== MATERIALS PROVIDED ==
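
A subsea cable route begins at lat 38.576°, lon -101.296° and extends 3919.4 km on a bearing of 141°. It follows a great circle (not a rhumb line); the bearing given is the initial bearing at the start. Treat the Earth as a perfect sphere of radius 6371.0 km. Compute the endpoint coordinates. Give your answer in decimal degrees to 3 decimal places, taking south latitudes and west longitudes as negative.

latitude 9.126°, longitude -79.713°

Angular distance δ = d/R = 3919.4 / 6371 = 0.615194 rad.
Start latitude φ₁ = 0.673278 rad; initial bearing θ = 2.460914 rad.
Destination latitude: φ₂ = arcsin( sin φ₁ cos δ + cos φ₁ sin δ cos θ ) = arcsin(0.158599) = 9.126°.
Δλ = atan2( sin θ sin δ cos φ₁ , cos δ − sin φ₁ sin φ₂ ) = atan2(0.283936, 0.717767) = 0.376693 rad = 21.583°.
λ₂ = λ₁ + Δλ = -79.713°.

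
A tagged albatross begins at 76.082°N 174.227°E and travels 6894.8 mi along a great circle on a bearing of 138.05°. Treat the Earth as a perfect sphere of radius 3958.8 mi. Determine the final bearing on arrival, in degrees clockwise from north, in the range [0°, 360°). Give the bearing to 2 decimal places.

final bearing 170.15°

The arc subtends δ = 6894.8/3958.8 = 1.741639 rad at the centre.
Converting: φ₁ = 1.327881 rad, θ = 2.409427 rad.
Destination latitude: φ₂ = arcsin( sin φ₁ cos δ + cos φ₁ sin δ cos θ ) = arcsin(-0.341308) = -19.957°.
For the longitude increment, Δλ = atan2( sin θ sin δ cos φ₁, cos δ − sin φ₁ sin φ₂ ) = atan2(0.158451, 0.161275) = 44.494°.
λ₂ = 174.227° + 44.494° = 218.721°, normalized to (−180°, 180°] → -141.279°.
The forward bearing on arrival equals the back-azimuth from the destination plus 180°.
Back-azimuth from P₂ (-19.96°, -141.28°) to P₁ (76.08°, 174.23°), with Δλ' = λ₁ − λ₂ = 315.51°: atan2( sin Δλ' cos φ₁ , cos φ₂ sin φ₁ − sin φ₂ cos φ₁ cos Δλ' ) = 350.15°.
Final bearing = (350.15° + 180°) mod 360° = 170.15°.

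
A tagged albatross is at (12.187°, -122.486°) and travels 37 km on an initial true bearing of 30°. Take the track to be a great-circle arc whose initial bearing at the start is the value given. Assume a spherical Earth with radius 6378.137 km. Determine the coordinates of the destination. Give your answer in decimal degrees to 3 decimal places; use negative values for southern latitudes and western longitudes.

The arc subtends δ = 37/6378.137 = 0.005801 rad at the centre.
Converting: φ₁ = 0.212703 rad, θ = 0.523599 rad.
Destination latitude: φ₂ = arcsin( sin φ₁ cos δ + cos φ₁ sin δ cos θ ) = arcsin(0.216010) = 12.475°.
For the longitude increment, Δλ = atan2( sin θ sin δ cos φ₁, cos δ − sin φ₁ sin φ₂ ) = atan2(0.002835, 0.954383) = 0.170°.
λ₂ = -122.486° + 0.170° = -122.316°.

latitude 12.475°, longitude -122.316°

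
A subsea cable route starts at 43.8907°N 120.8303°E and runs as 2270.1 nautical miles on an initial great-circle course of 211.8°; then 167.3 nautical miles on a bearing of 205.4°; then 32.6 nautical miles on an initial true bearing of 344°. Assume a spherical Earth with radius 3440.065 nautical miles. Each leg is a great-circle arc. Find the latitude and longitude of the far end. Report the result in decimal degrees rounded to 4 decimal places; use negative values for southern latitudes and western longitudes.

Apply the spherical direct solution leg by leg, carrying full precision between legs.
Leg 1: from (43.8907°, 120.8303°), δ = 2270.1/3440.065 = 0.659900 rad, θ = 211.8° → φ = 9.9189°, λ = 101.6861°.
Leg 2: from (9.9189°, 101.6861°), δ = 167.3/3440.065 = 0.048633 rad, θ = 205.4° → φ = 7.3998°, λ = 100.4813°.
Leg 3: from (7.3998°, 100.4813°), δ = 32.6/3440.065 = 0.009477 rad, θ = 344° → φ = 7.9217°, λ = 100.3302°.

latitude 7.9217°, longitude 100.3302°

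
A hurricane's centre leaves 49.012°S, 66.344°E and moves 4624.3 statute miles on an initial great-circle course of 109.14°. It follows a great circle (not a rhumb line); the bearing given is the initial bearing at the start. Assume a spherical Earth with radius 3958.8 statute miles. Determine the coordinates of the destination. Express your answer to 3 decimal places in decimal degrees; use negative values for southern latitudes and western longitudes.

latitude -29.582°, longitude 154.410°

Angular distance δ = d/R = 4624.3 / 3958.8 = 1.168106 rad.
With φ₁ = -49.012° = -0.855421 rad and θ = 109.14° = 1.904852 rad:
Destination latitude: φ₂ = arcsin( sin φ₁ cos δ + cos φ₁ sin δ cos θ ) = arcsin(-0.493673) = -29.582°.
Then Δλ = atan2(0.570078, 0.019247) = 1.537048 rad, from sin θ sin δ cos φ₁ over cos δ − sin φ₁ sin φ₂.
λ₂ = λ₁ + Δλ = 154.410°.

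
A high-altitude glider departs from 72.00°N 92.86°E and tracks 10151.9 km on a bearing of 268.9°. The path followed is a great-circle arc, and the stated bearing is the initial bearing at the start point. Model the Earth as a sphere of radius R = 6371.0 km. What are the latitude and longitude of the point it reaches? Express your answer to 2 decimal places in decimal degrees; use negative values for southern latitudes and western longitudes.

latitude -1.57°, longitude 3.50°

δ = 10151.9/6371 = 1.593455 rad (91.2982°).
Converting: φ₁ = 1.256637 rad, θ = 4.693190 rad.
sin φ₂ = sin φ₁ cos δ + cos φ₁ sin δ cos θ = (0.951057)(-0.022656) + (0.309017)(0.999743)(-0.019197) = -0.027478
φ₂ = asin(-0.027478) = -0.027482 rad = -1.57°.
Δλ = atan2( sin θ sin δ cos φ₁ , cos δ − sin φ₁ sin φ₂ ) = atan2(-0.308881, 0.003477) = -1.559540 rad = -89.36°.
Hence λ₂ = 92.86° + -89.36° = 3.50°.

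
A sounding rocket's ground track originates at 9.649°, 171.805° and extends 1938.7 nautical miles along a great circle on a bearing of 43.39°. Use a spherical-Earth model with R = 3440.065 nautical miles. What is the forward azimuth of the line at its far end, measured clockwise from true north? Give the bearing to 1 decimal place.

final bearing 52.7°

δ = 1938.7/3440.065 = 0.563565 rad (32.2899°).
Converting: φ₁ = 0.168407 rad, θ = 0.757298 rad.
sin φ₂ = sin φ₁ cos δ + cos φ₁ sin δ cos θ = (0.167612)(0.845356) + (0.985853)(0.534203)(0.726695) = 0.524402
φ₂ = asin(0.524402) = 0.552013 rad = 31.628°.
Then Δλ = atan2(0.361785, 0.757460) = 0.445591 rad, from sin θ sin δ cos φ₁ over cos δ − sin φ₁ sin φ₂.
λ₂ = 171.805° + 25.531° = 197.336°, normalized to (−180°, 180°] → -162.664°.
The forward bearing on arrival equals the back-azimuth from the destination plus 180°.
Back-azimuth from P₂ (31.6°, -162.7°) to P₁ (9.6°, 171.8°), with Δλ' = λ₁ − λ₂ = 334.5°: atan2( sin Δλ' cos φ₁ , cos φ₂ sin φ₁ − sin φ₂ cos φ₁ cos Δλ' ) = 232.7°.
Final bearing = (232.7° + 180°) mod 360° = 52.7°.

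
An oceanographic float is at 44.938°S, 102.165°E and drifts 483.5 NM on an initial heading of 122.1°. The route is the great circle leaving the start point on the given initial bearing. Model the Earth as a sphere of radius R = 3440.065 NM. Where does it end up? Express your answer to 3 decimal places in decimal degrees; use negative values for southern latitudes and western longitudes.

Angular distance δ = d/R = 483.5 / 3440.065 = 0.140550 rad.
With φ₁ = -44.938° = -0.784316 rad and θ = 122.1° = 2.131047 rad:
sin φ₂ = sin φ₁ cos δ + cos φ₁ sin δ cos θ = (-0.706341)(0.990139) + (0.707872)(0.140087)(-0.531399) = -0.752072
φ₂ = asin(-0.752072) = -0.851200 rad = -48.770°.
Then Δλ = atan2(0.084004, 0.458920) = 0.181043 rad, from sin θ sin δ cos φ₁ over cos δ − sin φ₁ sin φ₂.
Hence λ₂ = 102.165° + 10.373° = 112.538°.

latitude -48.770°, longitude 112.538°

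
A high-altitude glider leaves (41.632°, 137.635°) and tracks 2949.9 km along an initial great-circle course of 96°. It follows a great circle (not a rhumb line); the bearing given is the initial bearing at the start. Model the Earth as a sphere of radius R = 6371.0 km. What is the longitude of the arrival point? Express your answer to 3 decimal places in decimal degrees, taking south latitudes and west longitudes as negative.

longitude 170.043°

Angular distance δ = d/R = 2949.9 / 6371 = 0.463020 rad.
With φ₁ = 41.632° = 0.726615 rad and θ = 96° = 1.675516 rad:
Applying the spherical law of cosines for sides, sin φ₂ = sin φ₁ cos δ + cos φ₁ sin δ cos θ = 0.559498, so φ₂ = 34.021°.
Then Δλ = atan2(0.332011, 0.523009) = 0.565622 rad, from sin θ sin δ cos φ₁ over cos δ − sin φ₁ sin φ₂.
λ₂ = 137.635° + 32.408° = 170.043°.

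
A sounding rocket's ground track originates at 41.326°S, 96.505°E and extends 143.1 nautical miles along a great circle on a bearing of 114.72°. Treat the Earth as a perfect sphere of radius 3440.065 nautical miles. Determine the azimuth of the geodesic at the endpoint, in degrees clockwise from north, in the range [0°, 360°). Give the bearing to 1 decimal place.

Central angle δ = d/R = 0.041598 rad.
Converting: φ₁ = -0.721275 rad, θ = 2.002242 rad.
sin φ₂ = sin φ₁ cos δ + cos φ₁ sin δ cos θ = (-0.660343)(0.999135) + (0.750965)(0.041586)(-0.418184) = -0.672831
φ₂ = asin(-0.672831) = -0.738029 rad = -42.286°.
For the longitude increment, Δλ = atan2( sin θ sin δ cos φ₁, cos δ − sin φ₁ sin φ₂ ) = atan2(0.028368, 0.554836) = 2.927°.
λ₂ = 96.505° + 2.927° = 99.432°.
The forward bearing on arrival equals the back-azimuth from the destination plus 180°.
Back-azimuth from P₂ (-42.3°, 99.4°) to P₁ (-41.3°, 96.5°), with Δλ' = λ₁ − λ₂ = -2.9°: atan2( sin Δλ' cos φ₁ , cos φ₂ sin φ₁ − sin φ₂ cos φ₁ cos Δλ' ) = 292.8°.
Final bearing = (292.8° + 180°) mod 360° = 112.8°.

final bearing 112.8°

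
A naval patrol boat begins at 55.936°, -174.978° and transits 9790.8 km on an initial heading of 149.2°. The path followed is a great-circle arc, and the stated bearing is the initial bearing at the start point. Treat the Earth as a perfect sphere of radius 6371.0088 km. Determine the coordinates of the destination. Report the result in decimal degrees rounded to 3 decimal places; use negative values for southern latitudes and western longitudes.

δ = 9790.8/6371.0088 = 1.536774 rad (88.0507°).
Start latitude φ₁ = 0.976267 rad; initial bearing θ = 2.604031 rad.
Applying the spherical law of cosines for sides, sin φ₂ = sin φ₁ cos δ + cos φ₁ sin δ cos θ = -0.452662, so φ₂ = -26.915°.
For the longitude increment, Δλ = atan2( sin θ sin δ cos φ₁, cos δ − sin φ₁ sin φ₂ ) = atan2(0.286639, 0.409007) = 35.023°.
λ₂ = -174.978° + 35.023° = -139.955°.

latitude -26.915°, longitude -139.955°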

== TASK BRIEF ==
Only the lines from the one with "A naval patrol" through the end of the listing should be output, exactly as they appear.

== SOLVED PROBLEM ==
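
A naval patrol boat begins at 55.936°, -174.978° and transits 9790.8 km on an initial heading of 149.2°. The path followed is a great-circle arc, and the stated bearing is the initial bearing at the start point. Treat the Earth as a perfect sphere of radius 6371.0088 km. Determine the coordinates of the destination. Report the result in decimal degrees rounded to 3 decimal places; use negative values for southern latitudes and western longitudes.

δ = 9790.8/6371.0088 = 1.536774 rad (88.0507°).
Start latitude φ₁ = 0.976267 rad; initial bearing θ = 2.604031 rad.
Applying the spherical law of cosines for sides, sin φ₂ = sin φ₁ cos δ + cos φ₁ sin δ cos θ = -0.452662, so φ₂ = -26.915°.
For the longitude increment, Δλ = atan2( sin θ sin δ cos φ₁, cos δ − sin φ₁ sin φ₂ ) = atan2(0.286639, 0.409007) = 35.023°.
λ₂ = -174.978° + 35.023° = -139.955°.

latitude -26.915°, longitude -139.955°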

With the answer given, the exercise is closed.